**How to complete this task**
Pull every line holding the word "language" out of the data and copy it.

**Supplied data**
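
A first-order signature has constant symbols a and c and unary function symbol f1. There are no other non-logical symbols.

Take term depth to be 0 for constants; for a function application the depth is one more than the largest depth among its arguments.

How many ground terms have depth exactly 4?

2

Write N_k for the number of ground terms of depth ≤ k. A term of depth ≤ k is either a constant or a function symbol applied to arguments of depth ≤ k−1, so N_k = 2 + N_{k-1}.
N_0 = 2
N_1 = 2 + 2 = 4
N_2 = 2 + 4 = 6
N_3 = 2 + 6 = 8
N_4 = 2 + 8 = 10
Terms of depth exactly 4: N_4 − N_3 = 10 − 8 = 2.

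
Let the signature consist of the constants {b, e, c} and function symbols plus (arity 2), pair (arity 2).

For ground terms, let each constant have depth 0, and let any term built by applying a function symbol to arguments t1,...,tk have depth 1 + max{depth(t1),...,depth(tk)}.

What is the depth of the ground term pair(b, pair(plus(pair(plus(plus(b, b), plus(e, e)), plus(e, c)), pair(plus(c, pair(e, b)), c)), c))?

6

depth(plus(b, b)) = 1 + max(0, 0) = 1
depth(plus(e, e)) = 1 + max(0, 0) = 1
depth(plus(plus(b, b), plus(e, e))) = 1 + max(1, 1) = 2
depth(plus(e, c)) = 1 + max(0, 0) = 1
depth(pair(plus(plus(b, b), plus(e, e)), plus(e, c))) = 1 + max(2, 1) = 3
depth(pair(e, b)) = 1 + max(0, 0) = 1
depth(plus(c, pair(e, b))) = 1 + max(0, 1) = 2
depth(pair(plus(c, pair(e, b)), c)) = 1 + max(2, 0) = 3
depth(plus(pair(plus(plus(b, b), plus(e, e)), plus(e, c)), pair(plus(c, pair(e, b)), c))) = 1 + max(3, 3) = 4
depth(pair(plus(pair(plus(plus(b, b), plus(e, e)), plus(e, c)), pair(plus(c, pair(e, b)), c)), c)) = 1 + max(4, 0) = 5
depth(pair(b, pair(plus(pair(plus(plus(b, b), plus(e, e)), plus(e, c)), pair(plus(c, pair(e, b)), c)), c))) = 1 + max(0, 5) = 6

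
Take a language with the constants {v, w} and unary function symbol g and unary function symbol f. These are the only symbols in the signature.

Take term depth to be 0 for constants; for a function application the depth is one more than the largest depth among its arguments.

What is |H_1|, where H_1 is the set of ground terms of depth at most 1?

6

Write N_k for the number of ground terms of depth ≤ k. A term of depth ≤ k is either a constant or a function symbol applied to arguments of depth ≤ k−1, so N_k = 2 + N_{k-1} + N_{k-1}.
N_0 = 2
N_1 = 2 + 2 + 2 = 6
Explicitly: v, w, g(v), g(w), f(v), f(w).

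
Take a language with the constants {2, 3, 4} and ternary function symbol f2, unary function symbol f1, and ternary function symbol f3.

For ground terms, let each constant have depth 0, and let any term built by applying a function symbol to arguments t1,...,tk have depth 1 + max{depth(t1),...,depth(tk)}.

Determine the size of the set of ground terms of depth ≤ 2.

Write N_k for the number of ground terms of depth ≤ k. A term of depth ≤ k is either a constant or a function symbol applied to arguments of depth ≤ k−1, so N_k = 3 + N_{k-1}^3 + N_{k-1} + N_{k-1}^3.
N_0 = 3
N_1 = 3 + 3^3 + 3 + 3^3 = 60
N_2 = 3 + 60^3 + 60 + 60^3 = 432063

432063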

**Output for this exercise**
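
Take a language with the constants {v, w} and unary function symbol g and unary function symbol f. These are the only symbols in the signature.
Take a language with the constants {2, 3, 4} and ternary function symbol f2, unary function symbol f1, and ternary function symbol f3.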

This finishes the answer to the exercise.